Records excerpted from a collection
_ _ _ _ _ _ _

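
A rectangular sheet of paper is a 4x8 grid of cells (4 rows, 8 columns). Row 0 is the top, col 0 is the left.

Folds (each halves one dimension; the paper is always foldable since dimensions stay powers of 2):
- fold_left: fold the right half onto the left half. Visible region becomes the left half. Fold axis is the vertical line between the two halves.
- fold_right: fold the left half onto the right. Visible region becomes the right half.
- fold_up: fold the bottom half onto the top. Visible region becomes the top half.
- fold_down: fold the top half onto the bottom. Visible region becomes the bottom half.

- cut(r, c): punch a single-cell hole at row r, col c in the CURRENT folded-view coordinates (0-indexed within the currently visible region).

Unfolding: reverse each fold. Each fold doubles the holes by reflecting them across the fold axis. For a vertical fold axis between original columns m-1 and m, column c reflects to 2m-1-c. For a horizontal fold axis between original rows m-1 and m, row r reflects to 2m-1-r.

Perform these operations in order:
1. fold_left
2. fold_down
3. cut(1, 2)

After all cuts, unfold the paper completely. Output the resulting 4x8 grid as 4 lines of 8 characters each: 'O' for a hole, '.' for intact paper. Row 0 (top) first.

Op 1 fold_left: fold axis v@4; visible region now rows[0,4) x cols[0,4) = 4x4
Op 2 fold_down: fold axis h@2; visible region now rows[2,4) x cols[0,4) = 2x4
Op 3 cut(1, 2): punch at orig (3,2); cuts so far [(3, 2)]; region rows[2,4) x cols[0,4) = 2x4
Unfold 1 (reflect across h@2): 2 holes -> [(0, 2), (3, 2)]
Unfold 2 (reflect across v@4): 4 holes -> [(0, 2), (0, 5), (3, 2), (3, 5)]

Answer: ..O..O..
........
........
..O..O..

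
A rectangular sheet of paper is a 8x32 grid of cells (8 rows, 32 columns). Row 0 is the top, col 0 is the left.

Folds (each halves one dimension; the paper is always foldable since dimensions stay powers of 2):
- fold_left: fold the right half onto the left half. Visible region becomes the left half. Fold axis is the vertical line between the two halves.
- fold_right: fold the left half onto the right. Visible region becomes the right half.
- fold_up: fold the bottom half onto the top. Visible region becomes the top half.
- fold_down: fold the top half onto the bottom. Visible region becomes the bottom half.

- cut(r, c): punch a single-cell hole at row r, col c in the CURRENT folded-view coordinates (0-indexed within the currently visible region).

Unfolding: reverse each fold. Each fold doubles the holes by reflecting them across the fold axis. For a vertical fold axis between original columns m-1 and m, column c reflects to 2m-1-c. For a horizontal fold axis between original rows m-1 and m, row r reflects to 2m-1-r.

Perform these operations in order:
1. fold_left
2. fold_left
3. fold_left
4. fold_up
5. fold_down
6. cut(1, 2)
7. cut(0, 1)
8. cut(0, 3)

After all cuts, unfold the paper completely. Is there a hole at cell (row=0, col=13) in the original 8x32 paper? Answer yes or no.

Answer: yes

Derivation:
Op 1 fold_left: fold axis v@16; visible region now rows[0,8) x cols[0,16) = 8x16
Op 2 fold_left: fold axis v@8; visible region now rows[0,8) x cols[0,8) = 8x8
Op 3 fold_left: fold axis v@4; visible region now rows[0,8) x cols[0,4) = 8x4
Op 4 fold_up: fold axis h@4; visible region now rows[0,4) x cols[0,4) = 4x4
Op 5 fold_down: fold axis h@2; visible region now rows[2,4) x cols[0,4) = 2x4
Op 6 cut(1, 2): punch at orig (3,2); cuts so far [(3, 2)]; region rows[2,4) x cols[0,4) = 2x4
Op 7 cut(0, 1): punch at orig (2,1); cuts so far [(2, 1), (3, 2)]; region rows[2,4) x cols[0,4) = 2x4
Op 8 cut(0, 3): punch at orig (2,3); cuts so far [(2, 1), (2, 3), (3, 2)]; region rows[2,4) x cols[0,4) = 2x4
Unfold 1 (reflect across h@2): 6 holes -> [(0, 2), (1, 1), (1, 3), (2, 1), (2, 3), (3, 2)]
Unfold 2 (reflect across h@4): 12 holes -> [(0, 2), (1, 1), (1, 3), (2, 1), (2, 3), (3, 2), (4, 2), (5, 1), (5, 3), (6, 1), (6, 3), (7, 2)]
Unfold 3 (reflect across v@4): 24 holes -> [(0, 2), (0, 5), (1, 1), (1, 3), (1, 4), (1, 6), (2, 1), (2, 3), (2, 4), (2, 6), (3, 2), (3, 5), (4, 2), (4, 5), (5, 1), (5, 3), (5, 4), (5, 6), (6, 1), (6, 3), (6, 4), (6, 6), (7, 2), (7, 5)]
Unfold 4 (reflect across v@8): 48 holes -> [(0, 2), (0, 5), (0, 10), (0, 13), (1, 1), (1, 3), (1, 4), (1, 6), (1, 9), (1, 11), (1, 12), (1, 14), (2, 1), (2, 3), (2, 4), (2, 6), (2, 9), (2, 11), (2, 12), (2, 14), (3, 2), (3, 5), (3, 10), (3, 13), (4, 2), (4, 5), (4, 10), (4, 13), (5, 1), (5, 3), (5, 4), (5, 6), (5, 9), (5, 11), (5, 12), (5, 14), (6, 1), (6, 3), (6, 4), (6, 6), (6, 9), (6, 11), (6, 12), (6, 14), (7, 2), (7, 5), (7, 10), (7, 13)]
Unfold 5 (reflect across v@16): 96 holes -> [(0, 2), (0, 5), (0, 10), (0, 13), (0, 18), (0, 21), (0, 26), (0, 29), (1, 1), (1, 3), (1, 4), (1, 6), (1, 9), (1, 11), (1, 12), (1, 14), (1, 17), (1, 19), (1, 20), (1, 22), (1, 25), (1, 27), (1, 28), (1, 30), (2, 1), (2, 3), (2, 4), (2, 6), (2, 9), (2, 11), (2, 12), (2, 14), (2, 17), (2, 19), (2, 20), (2, 22), (2, 25), (2, 27), (2, 28), (2, 30), (3, 2), (3, 5), (3, 10), (3, 13), (3, 18), (3, 21), (3, 26), (3, 29), (4, 2), (4, 5), (4, 10), (4, 13), (4, 18), (4, 21), (4, 26), (4, 29), (5, 1), (5, 3), (5, 4), (5, 6), (5, 9), (5, 11), (5, 12), (5, 14), (5, 17), (5, 19), (5, 20), (5, 22), (5, 25), (5, 27), (5, 28), (5, 30), (6, 1), (6, 3), (6, 4), (6, 6), (6, 9), (6, 11), (6, 12), (6, 14), (6, 17), (6, 19), (6, 20), (6, 22), (6, 25), (6, 27), (6, 28), (6, 30), (7, 2), (7, 5), (7, 10), (7, 13), (7, 18), (7, 21), (7, 26), (7, 29)]
Holes: [(0, 2), (0, 5), (0, 10), (0, 13), (0, 18), (0, 21), (0, 26), (0, 29), (1, 1), (1, 3), (1, 4), (1, 6), (1, 9), (1, 11), (1, 12), (1, 14), (1, 17), (1, 19), (1, 20), (1, 22), (1, 25), (1, 27), (1, 28), (1, 30), (2, 1), (2, 3), (2, 4), (2, 6), (2, 9), (2, 11), (2, 12), (2, 14), (2, 17), (2, 19), (2, 20), (2, 22), (2, 25), (2, 27), (2, 28), (2, 30), (3, 2), (3, 5), (3, 10), (3, 13), (3, 18), (3, 21), (3, 26), (3, 29), (4, 2), (4, 5), (4, 10), (4, 13), (4, 18), (4, 21), (4, 26), (4, 29), (5, 1), (5, 3), (5, 4), (5, 6), (5, 9), (5, 11), (5, 12), (5, 14), (5, 17), (5, 19), (5, 20), (5, 22), (5, 25), (5, 27), (5, 28), (5, 30), (6, 1), (6, 3), (6, 4), (6, 6), (6, 9), (6, 11), (6, 12), (6, 14), (6, 17), (6, 19), (6, 20), (6, 22), (6, 25), (6, 27), (6, 28), (6, 30), (7, 2), (7, 5), (7, 10), (7, 13), (7, 18), (7, 21), (7, 26), (7, 29)]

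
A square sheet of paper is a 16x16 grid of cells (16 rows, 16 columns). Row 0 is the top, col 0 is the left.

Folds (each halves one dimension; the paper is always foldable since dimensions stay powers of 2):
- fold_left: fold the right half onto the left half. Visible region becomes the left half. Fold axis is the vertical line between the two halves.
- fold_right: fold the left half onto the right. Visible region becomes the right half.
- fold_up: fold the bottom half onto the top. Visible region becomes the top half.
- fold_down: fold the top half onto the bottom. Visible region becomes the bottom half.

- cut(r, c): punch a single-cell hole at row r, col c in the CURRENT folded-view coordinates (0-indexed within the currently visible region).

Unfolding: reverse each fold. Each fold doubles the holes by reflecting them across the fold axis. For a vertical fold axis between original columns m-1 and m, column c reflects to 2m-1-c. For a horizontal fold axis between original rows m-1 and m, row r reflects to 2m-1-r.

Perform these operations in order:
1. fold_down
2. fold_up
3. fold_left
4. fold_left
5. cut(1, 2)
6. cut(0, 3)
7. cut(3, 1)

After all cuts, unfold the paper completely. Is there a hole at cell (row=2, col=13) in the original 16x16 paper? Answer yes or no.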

_ _ _ _ _ _ _

Stop at the line containing "A rectangular sheet of paper is a 8x32". Please print exactly every line before it from the start of the records, plus that line itself, and nothing else.

Exercise result:
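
A rectangular sheet of paper is a 4x8 grid of cells (4 rows, 8 columns). Row 0 is the top, col 0 is the left.

Folds (each halves one dimension; the paper is always foldable since dimensions stay powers of 2):
- fold_left: fold the right half onto the left half. Visible region becomes the left half. Fold axis is the vertical line between the two halves.
- fold_right: fold the left half onto the right. Visible region becomes the right half.
- fold_up: fold the bottom half onto the top. Visible region becomes the top half.
- fold_down: fold the top half onto the bottom. Visible region becomes the bottom half.

- cut(r, c): punch a single-cell hole at row r, col c in the CURRENT folded-view coordinates (0-indexed within the currently visible region).

Unfolding: reverse each fold. Each fold doubles the holes by reflecting them across the fold axis. For a vertical fold axis between original columns m-1 and m, column c reflects to 2m-1-c. For a horizontal fold axis between original rows m-1 and m, row r reflects to 2m-1-r.

Perform these operations in order:
1. fold_left
2. fold_down
3. cut(1, 2)

After all cuts, unfold the paper completely. Output the resulting 4x8 grid as 4 lines of 8 characters each: 'O' for a hole, '.' for intact paper. Row 0 (top) first.

Op 1 fold_left: fold axis v@4; visible region now rows[0,4) x cols[0,4) = 4x4
Op 2 fold_down: fold axis h@2; visible region now rows[2,4) x cols[0,4) = 2x4
Op 3 cut(1, 2): punch at orig (3,2); cuts so far [(3, 2)]; region rows[2,4) x cols[0,4) = 2x4
Unfold 1 (reflect across h@2): 2 holes -> [(0, 2), (3, 2)]
Unfold 2 (reflect across v@4): 4 holes -> [(0, 2), (0, 5), (3, 2), (3, 5)]

Answer: ..O..O..
........
........
..O..O..

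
A rectangular sheet of paper is a 8x32 grid of cells (8 rows, 32 columns). Row 0 is the top, col 0 is the left.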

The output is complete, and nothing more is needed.